**Task description**
Repeat exactly, and only, the lines running from the one that holds "A bracket plate bolted to a column flange fastens" to the end of the records.
########################################
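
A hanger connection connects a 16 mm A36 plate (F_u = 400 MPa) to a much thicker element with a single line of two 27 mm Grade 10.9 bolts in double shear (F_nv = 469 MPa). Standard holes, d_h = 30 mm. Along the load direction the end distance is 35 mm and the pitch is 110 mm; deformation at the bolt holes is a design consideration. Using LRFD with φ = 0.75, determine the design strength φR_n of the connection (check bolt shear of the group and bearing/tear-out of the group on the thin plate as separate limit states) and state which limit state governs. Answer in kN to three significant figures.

Bolt shear: A_b = π·27²/4 = 572.6 mm²; R_n = 469 × 572.6 × 2 × 2 / 1000 = 1074 kN → 0.75 × 1074 = 806 kN.
Bearing (1.2 l_c t F_u ≤ 2.4 d t F_u): upper limit = 2.4·27·16·400 / 1000 = 414.7 kN.
  Edge l_c = 35 − 30/2 = 20 → r_n = 153.6 kN; interior l_c = 110 − 30 = 80 → r_n = 414.7 kN.
  R_n,bearing = 1·153.6 + 1·414.7 = 568.3 kN → 0.75 × 568.3 = 426 kN.
Bearing governs: 426 kN.

426 kN (bearing governs)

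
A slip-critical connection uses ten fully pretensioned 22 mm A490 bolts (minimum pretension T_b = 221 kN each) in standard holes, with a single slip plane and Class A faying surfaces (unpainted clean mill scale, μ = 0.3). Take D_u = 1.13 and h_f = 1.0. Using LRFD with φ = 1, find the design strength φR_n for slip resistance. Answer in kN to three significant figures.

R_n = μ · D_u · h_f · T_b · n_s · n_b = 0.3 × 1.13 × 1.0 × 221 × 1 × 10 = 749.2 kN.
Design strength φR_n = 1 × 749.2 = 749 kN.

749 kN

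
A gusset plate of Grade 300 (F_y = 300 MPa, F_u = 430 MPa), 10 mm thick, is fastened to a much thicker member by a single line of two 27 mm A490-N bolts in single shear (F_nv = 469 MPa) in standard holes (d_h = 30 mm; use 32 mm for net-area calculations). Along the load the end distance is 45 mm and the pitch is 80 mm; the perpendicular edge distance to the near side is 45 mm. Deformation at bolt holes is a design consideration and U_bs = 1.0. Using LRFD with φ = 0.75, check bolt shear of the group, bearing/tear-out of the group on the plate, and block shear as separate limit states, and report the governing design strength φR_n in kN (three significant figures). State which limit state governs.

243 kN (block shear governs)

Bolt shear: A_b = π·27²/4 = 572.6 mm²; R_n = 469 × 572.6 × 2 × 1 / 1000 = 537.1 kN → 0.75 × 537.1 = 403 kN.
Bearing: edge l_c = 30, r_n = 154.8 kN; interior l_c = 50, r_n = 258 kN; R_n = 154.8 + 1·258 = 412.8 kN → 310 kN.
Block shear: A_gv = 1250, A_nv = 770, A_nt = 290 mm²; R_n = min(0.6F_uA_nv, 0.6F_yA_gv) + U_bs·F_u·A_nt = 323.4 kN → 243 kN.
Block shear governs: 243 kN.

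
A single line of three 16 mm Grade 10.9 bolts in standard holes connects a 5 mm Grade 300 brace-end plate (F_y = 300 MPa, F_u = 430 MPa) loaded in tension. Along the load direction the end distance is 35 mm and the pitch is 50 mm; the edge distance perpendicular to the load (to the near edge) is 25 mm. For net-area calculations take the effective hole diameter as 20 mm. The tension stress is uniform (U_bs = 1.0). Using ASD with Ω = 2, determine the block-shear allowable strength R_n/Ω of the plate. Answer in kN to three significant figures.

71 kN

Shear plane L_v = 35 + 2·50 = 135 mm; A_gv = 135 × 5 = 675 mm².
A_nv = (135 − 2.5·20) × 5 = 425 mm².
A_nt = (25 − 0.5·20) × 5 = 75 mm².
0.6 F_u A_nv = 109.7 kN; 0.6 F_y A_gv = 121.5 kN → shear rupture governs the shear term.
R_n = 109.7 + 1.0 × 430 × 75 / 1000 = 141.9 kN.
Allowable strength R_n/Ω = 141.9 / 2 = 71 kN.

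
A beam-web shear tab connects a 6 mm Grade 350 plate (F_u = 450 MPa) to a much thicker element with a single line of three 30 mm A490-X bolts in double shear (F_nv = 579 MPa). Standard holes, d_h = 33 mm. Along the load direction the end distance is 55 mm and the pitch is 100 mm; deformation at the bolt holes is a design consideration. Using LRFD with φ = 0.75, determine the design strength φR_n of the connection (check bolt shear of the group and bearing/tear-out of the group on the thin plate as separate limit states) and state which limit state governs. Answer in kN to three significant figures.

385 kN (bearing governs)

Bolt shear: A_b = π·30²/4 = 706.9 mm²; R_n = 579 × 706.9 × 3 × 2 / 1000 = 2456 kN → 0.75 × 2456 = 1840 kN.
Bearing (1.2 l_c t F_u ≤ 2.4 d t F_u): upper limit = 2.4·30·6·450 / 1000 = 194.4 kN.
  Edge l_c = 55 − 33/2 = 38.5 → r_n = 124.7 kN; interior l_c = 100 − 33 = 67 → r_n = 194.4 kN.
  R_n,bearing = 1·124.7 + 2·194.4 = 513.5 kN → 0.75 × 513.5 = 385 kN.
Bearing governs: 385 kN.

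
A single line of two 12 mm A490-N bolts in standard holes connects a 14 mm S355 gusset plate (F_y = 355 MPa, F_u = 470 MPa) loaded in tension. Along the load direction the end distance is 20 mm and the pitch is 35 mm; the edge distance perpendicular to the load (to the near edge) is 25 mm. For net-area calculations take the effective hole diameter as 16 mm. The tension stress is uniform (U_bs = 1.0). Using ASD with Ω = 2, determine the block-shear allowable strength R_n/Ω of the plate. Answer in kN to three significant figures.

117 kN

Shear plane L_v = 20 + 1·35 = 55 mm; A_gv = 55 × 14 = 770 mm².
A_nv = (55 − 1.5·16) × 14 = 434 mm².
A_nt = (25 − 0.5·16) × 14 = 238 mm².
0.6 F_u A_nv = 122.4 kN; 0.6 F_y A_gv = 164 kN → shear rupture governs the shear term.
R_n = 122.4 + 1.0 × 470 × 238 / 1000 = 234.2 kN.
Allowable strength R_n/Ω = 234.2 / 2 = 117 kN.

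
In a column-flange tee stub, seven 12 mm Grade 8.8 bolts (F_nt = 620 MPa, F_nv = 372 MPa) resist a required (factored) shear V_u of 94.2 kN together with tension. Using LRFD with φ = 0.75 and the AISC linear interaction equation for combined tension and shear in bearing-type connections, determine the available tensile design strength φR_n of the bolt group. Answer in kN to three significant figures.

A_b = π·12²/4 = 113.1 mm²; f_rv = 94.2 × 1000 / (7 × 113.1) = 119 MPa.
F'_nt = 1.3 F_nt − (F_nt / φF_nv) f_rv = 1.3·620 − (620/(0.75·372))·119 = 541.6 MPa, capped at F_nt → F'_nt = 541.6 MPa.
R_n = F'_nt · A_b · n = 541.6 × 113.1 × 7 / 1000 = 428.8 kN.
Design strength φR_n = 0.75 × 428.8 = 322 kN.

322 kN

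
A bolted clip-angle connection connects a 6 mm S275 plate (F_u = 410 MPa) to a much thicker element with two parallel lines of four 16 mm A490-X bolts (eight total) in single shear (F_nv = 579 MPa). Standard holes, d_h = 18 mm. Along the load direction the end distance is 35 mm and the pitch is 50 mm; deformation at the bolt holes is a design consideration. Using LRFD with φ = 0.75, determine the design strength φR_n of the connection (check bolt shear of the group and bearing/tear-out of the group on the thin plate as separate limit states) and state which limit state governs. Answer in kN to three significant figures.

Bolt shear: A_b = π·16²/4 = 201.1 mm²; R_n = 579 × 201.1 × 8 × 1 / 1000 = 931.3 kN → 0.75 × 931.3 = 698 kN.
Bearing (1.2 l_c t F_u ≤ 2.4 d t F_u): upper limit = 2.4·16·6·410 / 1000 = 94.46 kN.
  Edge l_c = 35 − 18/2 = 26 → r_n = 76.75 kN; interior l_c = 50 − 18 = 32 → r_n = 94.46 kN.
  R_n,bearing = 2·76.75 + 6·94.46 = 720.3 kN → 0.75 × 720.3 = 540 kN.
Bearing governs: 540 kN.

540 kN (bearing governs)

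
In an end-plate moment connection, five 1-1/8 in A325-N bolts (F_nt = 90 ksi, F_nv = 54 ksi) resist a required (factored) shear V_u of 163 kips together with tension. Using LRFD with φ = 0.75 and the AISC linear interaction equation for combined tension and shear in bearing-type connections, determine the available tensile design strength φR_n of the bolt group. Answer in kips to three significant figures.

A_b = π·1.125²/4 = 0.994 in²; f_rv = 163 / (5 × 0.994) = 32.8 ksi.
F'_nt = 1.3 F_nt − (F_nt / φF_nv) f_rv = 1.3·90 − (90/(0.75·54))·32.8 = 44.12 ksi, capped at F_nt → F'_nt = 44.12 ksi.
R_n = F'_nt · A_b · n = 44.12 × 0.994 × 5 = 219.3 kips.
Design strength φR_n = 0.75 × 219.3 = 164 kips.

164 kips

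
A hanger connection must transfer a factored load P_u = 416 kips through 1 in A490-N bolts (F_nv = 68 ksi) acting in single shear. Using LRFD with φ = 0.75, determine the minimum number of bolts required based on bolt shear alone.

11 bolts

A_b = π·1²/4 = 0.7854 in².
Per-bolt design strength φR_n = 0.75 × 68 × 0.7854 × 1 = 40.06 kips.
n ≥ 416 / 40.06 = 10.39 → use 11 bolts.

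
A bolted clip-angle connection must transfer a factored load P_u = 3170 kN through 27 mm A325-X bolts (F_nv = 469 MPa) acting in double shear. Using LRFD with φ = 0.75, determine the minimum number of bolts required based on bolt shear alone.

8 bolts

A_b = π·27²/4 = 572.6 mm².
Per-bolt design strength φR_n = 0.75 × 469 × 572.6 × 2 / 1000 = 402.8 kN.
n ≥ 3170 / 402.8 = 7.87 → use 8 bolts.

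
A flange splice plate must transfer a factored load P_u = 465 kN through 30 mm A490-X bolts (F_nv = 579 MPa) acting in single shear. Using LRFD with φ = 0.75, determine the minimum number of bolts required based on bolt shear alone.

A_b = π·30²/4 = 706.9 mm².
Per-bolt design strength φR_n = 0.75 × 579 × 706.9 × 1 / 1000 = 307 kN.
n ≥ 465 / 307 = 1.515 → use 2 bolts.

2 bolts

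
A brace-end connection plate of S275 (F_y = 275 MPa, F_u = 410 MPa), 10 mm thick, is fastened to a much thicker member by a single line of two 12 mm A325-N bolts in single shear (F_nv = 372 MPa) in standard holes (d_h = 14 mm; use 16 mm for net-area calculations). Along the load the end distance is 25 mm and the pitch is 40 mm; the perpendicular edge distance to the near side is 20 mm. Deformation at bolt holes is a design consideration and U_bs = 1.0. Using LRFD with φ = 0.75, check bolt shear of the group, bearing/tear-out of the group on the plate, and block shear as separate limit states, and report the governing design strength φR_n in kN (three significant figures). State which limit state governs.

Bolt shear: A_b = π·12²/4 = 113.1 mm²; R_n = 372 × 113.1 × 2 × 1 / 1000 = 84.14 kN → 0.75 × 84.14 = 63.1 kN.
Bearing: edge l_c = 18, r_n = 88.56 kN; interior l_c = 26, r_n = 118.1 kN; R_n = 88.56 + 1·118.1 = 206.6 kN → 155 kN.
Block shear: A_gv = 650, A_nv = 410, A_nt = 120 mm²; R_n = min(0.6F_uA_nv, 0.6F_yA_gv) + U_bs·F_u·A_nt = 150.1 kN → 113 kN.
Bolt shear governs: 63.1 kN.

63.1 kN (bolt shear governs)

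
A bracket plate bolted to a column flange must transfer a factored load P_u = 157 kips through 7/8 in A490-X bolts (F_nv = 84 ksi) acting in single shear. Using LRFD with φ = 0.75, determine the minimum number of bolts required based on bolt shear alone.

5 bolts

A_b = π·0.875²/4 = 0.6013 in².
Per-bolt design strength φR_n = 0.75 × 84 × 0.6013 × 1 = 37.88 kips.
n ≥ 157 / 37.88 = 4.144 → use 5 bolts.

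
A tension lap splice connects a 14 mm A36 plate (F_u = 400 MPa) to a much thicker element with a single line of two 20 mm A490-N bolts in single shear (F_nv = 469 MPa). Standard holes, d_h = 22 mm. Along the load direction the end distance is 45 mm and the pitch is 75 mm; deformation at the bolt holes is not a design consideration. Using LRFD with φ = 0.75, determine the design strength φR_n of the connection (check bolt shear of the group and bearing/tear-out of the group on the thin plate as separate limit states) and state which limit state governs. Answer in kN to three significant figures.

221 kN (bolt shear governs)

Bolt shear: A_b = π·20²/4 = 314.2 mm²; R_n = 469 × 314.2 × 2 × 1 / 1000 = 294.7 kN → 0.75 × 294.7 = 221 kN.
Bearing (1.5 l_c t F_u ≤ 3.0 d t F_u): upper limit = 3.0·20·14·400 / 1000 = 336 kN.
  Edge l_c = 45 − 22/2 = 34 → r_n = 285.6 kN; interior l_c = 75 − 22 = 53 → r_n = 336 kN.
  R_n,bearing = 1·285.6 + 1·336 = 621.6 kN → 0.75 × 621.6 = 466 kN.
Bolt shear governs: 221 kN.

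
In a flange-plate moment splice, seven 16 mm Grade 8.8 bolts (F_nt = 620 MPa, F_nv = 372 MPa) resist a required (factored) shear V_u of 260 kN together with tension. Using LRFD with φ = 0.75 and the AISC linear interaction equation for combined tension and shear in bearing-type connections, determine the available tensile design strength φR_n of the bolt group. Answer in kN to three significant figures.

417 kN

A_b = π·16²/4 = 201.1 mm²; f_rv = 260 × 1000 / (7 × 201.1) = 184.7 MPa.
F'_nt = 1.3 F_nt − (F_nt / φF_nv) f_rv = 1.3·620 − (620/(0.75·372))·184.7 = 395.5 MPa, capped at F_nt → F'_nt = 395.5 MPa.
R_n = F'_nt · A_b · n = 395.5 × 201.1 × 7 / 1000 = 556.6 kN.
Design strength φR_n = 0.75 × 556.6 = 417 kN.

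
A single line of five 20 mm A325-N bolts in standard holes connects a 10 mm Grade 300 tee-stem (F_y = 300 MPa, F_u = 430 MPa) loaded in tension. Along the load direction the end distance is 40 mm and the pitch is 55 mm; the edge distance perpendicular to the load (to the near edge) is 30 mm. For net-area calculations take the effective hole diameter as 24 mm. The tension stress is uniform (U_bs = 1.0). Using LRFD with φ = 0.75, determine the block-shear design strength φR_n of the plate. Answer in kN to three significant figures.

Shear plane L_v = 40 + 4·55 = 260 mm; A_gv = 260 × 10 = 2600 mm².
A_nv = (260 − 4.5·24) × 10 = 1520 mm².
A_nt = (30 − 0.5·24) × 10 = 180 mm².
0.6 F_u A_nv = 392.2 kN; 0.6 F_y A_gv = 468 kN → shear rupture governs the shear term.
R_n = 392.2 + 1.0 × 430 × 180 / 1000 = 469.6 kN.
Design strength φR_n = 0.75 × 469.6 = 352 kN.

352 kN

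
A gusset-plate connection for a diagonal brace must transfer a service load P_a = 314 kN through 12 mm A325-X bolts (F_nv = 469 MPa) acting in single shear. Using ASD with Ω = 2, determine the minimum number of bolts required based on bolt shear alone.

12 bolts

A_b = π·12²/4 = 113.1 mm².
Per-bolt allowable strength R_n/Ω = 469 × 113.1 × 1 / 1000 / 2 = 26.52 kN.
n ≥ 314 / 26.52 = 11.84 → use 12 bolts.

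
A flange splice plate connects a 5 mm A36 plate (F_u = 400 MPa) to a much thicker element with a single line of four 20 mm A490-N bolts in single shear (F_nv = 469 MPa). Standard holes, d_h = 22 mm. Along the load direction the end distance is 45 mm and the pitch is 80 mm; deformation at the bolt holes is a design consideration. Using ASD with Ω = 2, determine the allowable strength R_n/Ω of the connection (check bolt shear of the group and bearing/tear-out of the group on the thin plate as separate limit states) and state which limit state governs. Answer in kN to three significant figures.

Bolt shear: A_b = π·20²/4 = 314.2 mm²; R_n = 469 × 314.2 × 4 × 1 / 1000 = 589.4 kN → 589.4 / 2 = 295 kN.
Bearing (1.2 l_c t F_u ≤ 2.4 d t F_u): upper limit = 2.4·20·5·400 / 1000 = 96 kN.
  Edge l_c = 45 − 22/2 = 34 → r_n = 81.6 kN; interior l_c = 80 − 22 = 58 → r_n = 96 kN.
  R_n,bearing = 1·81.6 + 3·96 = 369.6 kN → 369.6 / 2 = 185 kN.
Bearing governs: 185 kN.

185 kN (bearing governs)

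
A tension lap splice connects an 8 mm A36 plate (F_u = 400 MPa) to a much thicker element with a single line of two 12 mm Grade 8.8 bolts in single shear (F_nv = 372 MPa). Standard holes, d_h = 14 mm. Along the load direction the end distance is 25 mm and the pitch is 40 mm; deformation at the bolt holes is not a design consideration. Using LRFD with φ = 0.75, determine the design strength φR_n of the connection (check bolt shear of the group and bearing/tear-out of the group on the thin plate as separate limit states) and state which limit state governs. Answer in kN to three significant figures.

63.1 kN (bolt shear governs)

Bolt shear: A_b = π·12²/4 = 113.1 mm²; R_n = 372 × 113.1 × 2 × 1 / 1000 = 84.14 kN → 0.75 × 84.14 = 63.1 kN.
Bearing (1.5 l_c t F_u ≤ 3.0 d t F_u): upper limit = 3.0·12·8·400 / 1000 = 115.2 kN.
  Edge l_c = 25 − 14/2 = 18 → r_n = 86.4 kN; interior l_c = 40 − 14 = 26 → r_n = 115.2 kN.
  R_n,bearing = 1·86.4 + 1·115.2 = 201.6 kN → 0.75 × 201.6 = 151 kN.
Bolt shear governs: 63.1 kN.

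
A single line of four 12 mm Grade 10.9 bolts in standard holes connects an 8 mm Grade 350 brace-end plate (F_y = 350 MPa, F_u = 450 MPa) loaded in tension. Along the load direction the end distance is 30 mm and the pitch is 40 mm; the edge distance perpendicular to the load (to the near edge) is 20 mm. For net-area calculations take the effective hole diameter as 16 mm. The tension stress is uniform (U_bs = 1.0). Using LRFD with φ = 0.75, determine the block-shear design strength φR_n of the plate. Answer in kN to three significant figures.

Shear plane L_v = 30 + 3·40 = 150 mm; A_gv = 150 × 8 = 1200 mm².
A_nv = (150 − 3.5·16) × 8 = 752 mm².
A_nt = (20 − 0.5·16) × 8 = 96 mm².
0.6 F_u A_nv = 203 kN; 0.6 F_y A_gv = 252 kN → shear rupture governs the shear term.
R_n = 203 + 1.0 × 450 × 96 / 1000 = 246.2 kN.
Design strength φR_n = 0.75 × 246.2 = 185 kN.

185 kN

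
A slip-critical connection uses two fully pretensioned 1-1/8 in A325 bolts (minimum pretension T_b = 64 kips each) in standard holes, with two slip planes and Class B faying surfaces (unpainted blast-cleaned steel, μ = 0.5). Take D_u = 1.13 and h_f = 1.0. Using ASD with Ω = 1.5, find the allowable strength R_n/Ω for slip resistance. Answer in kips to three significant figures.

R_n = μ · D_u · h_f · T_b · n_s · n_b = 0.5 × 1.13 × 1.0 × 64 × 2 × 2 = 144.6 kips.
Allowable strength R_n/Ω = 144.6 / 1.5 = 96.4 kips.

96.4 kips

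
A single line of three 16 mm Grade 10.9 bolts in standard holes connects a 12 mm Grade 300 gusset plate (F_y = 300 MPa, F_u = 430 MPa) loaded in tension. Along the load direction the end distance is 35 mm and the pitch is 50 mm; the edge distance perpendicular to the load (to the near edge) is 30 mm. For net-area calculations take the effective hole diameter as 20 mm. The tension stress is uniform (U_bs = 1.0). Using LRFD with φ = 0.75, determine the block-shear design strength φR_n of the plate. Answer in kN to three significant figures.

Shear plane L_v = 35 + 2·50 = 135 mm; A_gv = 135 × 12 = 1620 mm².
A_nv = (135 − 2.5·20) × 12 = 1020 mm².
A_nt = (30 − 0.5·20) × 12 = 240 mm².
0.6 F_u A_nv = 263.2 kN; 0.6 F_y A_gv = 291.6 kN → shear rupture governs the shear term.
R_n = 263.2 + 1.0 × 430 × 240 / 1000 = 366.4 kN.
Design strength φR_n = 0.75 × 366.4 = 275 kN.

275 kN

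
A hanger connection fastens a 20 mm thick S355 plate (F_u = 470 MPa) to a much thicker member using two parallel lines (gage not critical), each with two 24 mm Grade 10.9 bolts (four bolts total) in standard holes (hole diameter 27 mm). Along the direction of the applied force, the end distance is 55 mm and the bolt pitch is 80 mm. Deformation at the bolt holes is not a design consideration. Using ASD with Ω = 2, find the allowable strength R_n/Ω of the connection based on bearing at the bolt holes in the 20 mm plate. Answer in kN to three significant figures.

Per bolt r_n = 1.5 l_c t F_u ≤ 3.0 d t F_u; upper limit = 3.0 × 24 × 20 × 470 / 1000 = 676.8 kN.
Edge bolt: l_c = 55 − 27/2 = 41.5 mm → 1.5 × 41.5 × 20 × 470 / 1000 = 585.1 → r_n = 585.1 kN.
Interior bolts: l_c = 80 − 27 = 53 mm → 1.5 × 53 × 20 × 470 / 1000 = 747.3 → r_n = 676.8 kN.
R_n = 2 × 585.1 + 2 × 676.8 = 2524 kN.
Allowable strength R_n/Ω = 2524 / 2 = 1260 kN.

1260 kN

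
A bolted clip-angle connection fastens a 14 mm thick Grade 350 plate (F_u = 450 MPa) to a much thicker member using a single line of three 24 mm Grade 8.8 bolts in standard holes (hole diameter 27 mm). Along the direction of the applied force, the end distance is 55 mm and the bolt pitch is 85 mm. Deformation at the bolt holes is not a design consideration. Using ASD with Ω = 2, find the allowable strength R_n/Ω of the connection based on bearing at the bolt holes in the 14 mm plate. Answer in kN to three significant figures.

650 kN

Per bolt r_n = 1.5 l_c t F_u ≤ 3.0 d t F_u; upper limit = 3.0 × 24 × 14 × 450 / 1000 = 453.6 kN.
Edge bolt: l_c = 55 − 27/2 = 41.5 mm → 1.5 × 41.5 × 14 × 450 / 1000 = 392.2 → r_n = 392.2 kN.
Interior bolts: l_c = 85 − 27 = 58 mm → 1.5 × 58 × 14 × 450 / 1000 = 548.1 → r_n = 453.6 kN.
R_n = 1 × 392.2 + 2 × 453.6 = 1299 kN.
Allowable strength R_n/Ω = 1299 / 2 = 650 kN.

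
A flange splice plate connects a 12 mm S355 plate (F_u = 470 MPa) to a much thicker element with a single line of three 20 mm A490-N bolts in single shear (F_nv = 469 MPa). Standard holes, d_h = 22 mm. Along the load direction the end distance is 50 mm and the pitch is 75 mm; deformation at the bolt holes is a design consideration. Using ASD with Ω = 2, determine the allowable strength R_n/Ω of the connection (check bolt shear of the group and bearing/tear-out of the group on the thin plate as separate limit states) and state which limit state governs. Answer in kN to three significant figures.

Bolt shear: A_b = π·20²/4 = 314.2 mm²; R_n = 469 × 314.2 × 3 × 1 / 1000 = 442 kN → 442 / 2 = 221 kN.
Bearing (1.2 l_c t F_u ≤ 2.4 d t F_u): upper limit = 2.4·20·12·470 / 1000 = 270.7 kN.
  Edge l_c = 50 − 22/2 = 39 → r_n = 264 kN; interior l_c = 75 − 22 = 53 → r_n = 270.7 kN.
  R_n,bearing = 1·264 + 2·270.7 = 805.4 kN → 805.4 / 2 = 403 kN.
Bolt shear governs: 221 kN.

221 kN (bolt shear governs)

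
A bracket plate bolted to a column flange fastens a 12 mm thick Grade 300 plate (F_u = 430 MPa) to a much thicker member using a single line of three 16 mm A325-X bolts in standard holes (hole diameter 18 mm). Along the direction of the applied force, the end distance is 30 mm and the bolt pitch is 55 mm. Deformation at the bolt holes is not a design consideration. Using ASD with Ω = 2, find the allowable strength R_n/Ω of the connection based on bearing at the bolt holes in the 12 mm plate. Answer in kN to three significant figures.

Per bolt r_n = 1.5 l_c t F_u ≤ 3.0 d t F_u; upper limit = 3.0 × 16 × 12 × 430 / 1000 = 247.7 kN.
Edge bolt: l_c = 30 − 18/2 = 21 mm → 1.5 × 21 × 12 × 430 / 1000 = 162.5 → r_n = 162.5 kN.
Interior bolts: l_c = 55 − 18 = 37 mm → 1.5 × 37 × 12 × 430 / 1000 = 286.4 → r_n = 247.7 kN.
R_n = 1 × 162.5 + 2 × 247.7 = 657.9 kN.
Allowable strength R_n/Ω = 657.9 / 2 = 329 kN.

329 kN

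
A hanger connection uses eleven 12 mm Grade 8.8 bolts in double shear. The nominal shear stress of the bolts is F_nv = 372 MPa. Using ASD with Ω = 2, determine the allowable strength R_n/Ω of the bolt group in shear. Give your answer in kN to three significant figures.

463 kN

A_b = π × 12² / 4 = 113.1 mm².
R_n = F_nv · A_b · n · n_s = 372 × 113.1 × 11 × 2 / 1000 = 925.6 kN.
Allowable strength R_n/Ω = 925.6 / 2 = 463 kN.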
########################################
**Answer for the task**
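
A bracket plate bolted to a column flange fastens a 12 mm thick Grade 300 plate (F_u = 430 MPa) to a much thicker member using a single line of three 16 mm A325-X bolts in standard holes (hole diameter 18 mm). Along the direction of the applied force, the end distance is 30 mm and the bolt pitch is 55 mm. Deformation at the bolt holes is not a design consideration. Using ASD with Ω = 2, find the allowable strength R_n/Ω of the connection based on bearing at the bolt holes in the 12 mm plate. Answer in kN to three significant figures.

Per bolt r_n = 1.5 l_c t F_u ≤ 3.0 d t F_u; upper limit = 3.0 × 16 × 12 × 430 / 1000 = 247.7 kN.
Edge bolt: l_c = 30 − 18/2 = 21 mm → 1.5 × 21 × 12 × 430 / 1000 = 162.5 → r_n = 162.5 kN.
Interior bolts: l_c = 55 − 18 = 37 mm → 1.5 × 37 × 12 × 430 / 1000 = 286.4 → r_n = 247.7 kN.
R_n = 1 × 162.5 + 2 × 247.7 = 657.9 kN.
Allowable strength R_n/Ω = 657.9 / 2 = 329 kN.

329 kN

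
A hanger connection uses eleven 12 mm Grade 8.8 bolts in double shear. The nominal shear stress of the bolts is F_nv = 372 MPa. Using ASD with Ω = 2, determine the allowable strength R_n/Ω of the bolt group in shear. Give your answer in kN to three significant figures.

463 kN

A_b = π × 12² / 4 = 113.1 mm².
R_n = F_nv · A_b · n · n_s = 372 × 113.1 × 11 × 2 / 1000 = 925.6 kN.
Allowable strength R_n/Ω = 925.6 / 2 = 463 kN.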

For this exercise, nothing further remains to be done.